● TO DO:
I'd like every record written out again, exactly as it is.

● RECORDS FOR THIS EXERCISE:
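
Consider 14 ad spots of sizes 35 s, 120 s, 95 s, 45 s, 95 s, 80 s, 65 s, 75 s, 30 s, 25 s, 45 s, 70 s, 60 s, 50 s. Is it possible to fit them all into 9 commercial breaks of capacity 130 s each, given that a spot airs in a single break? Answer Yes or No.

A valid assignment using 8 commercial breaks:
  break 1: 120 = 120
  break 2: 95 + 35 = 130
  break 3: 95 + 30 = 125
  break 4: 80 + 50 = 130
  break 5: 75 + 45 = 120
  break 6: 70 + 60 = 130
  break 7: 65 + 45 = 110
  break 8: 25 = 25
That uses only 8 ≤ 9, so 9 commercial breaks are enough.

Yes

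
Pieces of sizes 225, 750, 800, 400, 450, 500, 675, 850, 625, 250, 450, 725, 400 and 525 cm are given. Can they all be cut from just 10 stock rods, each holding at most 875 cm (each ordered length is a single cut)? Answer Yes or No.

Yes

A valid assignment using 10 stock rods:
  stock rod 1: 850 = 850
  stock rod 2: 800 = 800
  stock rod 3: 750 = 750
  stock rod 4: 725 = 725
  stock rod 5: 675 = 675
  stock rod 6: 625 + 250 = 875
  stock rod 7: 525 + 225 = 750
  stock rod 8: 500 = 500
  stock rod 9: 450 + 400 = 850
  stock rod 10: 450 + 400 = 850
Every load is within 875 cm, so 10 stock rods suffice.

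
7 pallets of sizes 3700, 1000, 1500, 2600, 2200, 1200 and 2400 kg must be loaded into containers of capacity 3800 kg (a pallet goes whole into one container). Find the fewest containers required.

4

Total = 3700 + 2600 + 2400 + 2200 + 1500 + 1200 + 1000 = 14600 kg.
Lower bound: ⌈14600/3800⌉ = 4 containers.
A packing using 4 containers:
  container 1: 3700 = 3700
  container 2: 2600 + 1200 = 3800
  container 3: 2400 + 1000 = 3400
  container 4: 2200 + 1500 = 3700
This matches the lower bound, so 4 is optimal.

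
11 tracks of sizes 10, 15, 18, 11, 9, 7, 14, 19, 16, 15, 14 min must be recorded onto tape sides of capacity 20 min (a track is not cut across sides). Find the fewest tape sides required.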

● REPLY TO THE EXERCISE:
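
Consider 14 ad spots of sizes 35 s, 120 s, 95 s, 45 s, 95 s, 80 s, 65 s, 75 s, 30 s, 25 s, 45 s, 70 s, 60 s, 50 s. Is it possible to fit them all into 9 commercial breaks of capacity 130 s each, given that a spot airs in a single break? Answer Yes or No.

A valid assignment using 8 commercial breaks:
  break 1: 120 = 120
  break 2: 95 + 35 = 130
  break 3: 95 + 30 = 125
  break 4: 80 + 50 = 130
  break 5: 75 + 45 = 120
  break 6: 70 + 60 = 130
  break 7: 65 + 45 = 110
  break 8: 25 = 25
That uses only 8 ≤ 9, so 9 commercial breaks are enough.

Yes

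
Pieces of sizes 225, 750, 800, 400, 450, 500, 675, 850, 625, 250, 450, 725, 400 and 525 cm are given. Can they all be cut from just 10 stock rods, each holding at most 875 cm (each ordered length is a single cut)? Answer Yes or No.

Yes

A valid assignment using 10 stock rods:
  stock rod 1: 850 = 850
  stock rod 2: 800 = 800
  stock rod 3: 750 = 750
  stock rod 4: 725 = 725
  stock rod 5: 675 = 675
  stock rod 6: 625 + 250 = 875
  stock rod 7: 525 + 225 = 750
  stock rod 8: 500 = 500
  stock rod 9: 450 + 400 = 850
  stock rod 10: 450 + 400 = 850
Every load is within 875 cm, so 10 stock rods suffice.

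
7 pallets of sizes 3700, 1000, 1500, 2600, 2200, 1200 and 2400 kg must be loaded into containers of capacity 3800 kg (a pallet goes whole into one container). Find the fewest containers required.

4

Total = 3700 + 2600 + 2400 + 2200 + 1500 + 1200 + 1000 = 14600 kg.
Lower bound: ⌈14600/3800⌉ = 4 containers.
A packing using 4 containers:
  container 1: 3700 = 3700
  container 2: 2600 + 1200 = 3800
  container 3: 2400 + 1000 = 3400
  container 4: 2200 + 1500 = 3700
This matches the lower bound, so 4 is optimal.

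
11 tracks of sizes 10, 15, 18, 11, 9, 7, 14, 19, 16, 15, 14 min must be recorded onto tape sides of capacity 20 min (a track is not cut across sides). Find the fewest tape sides required.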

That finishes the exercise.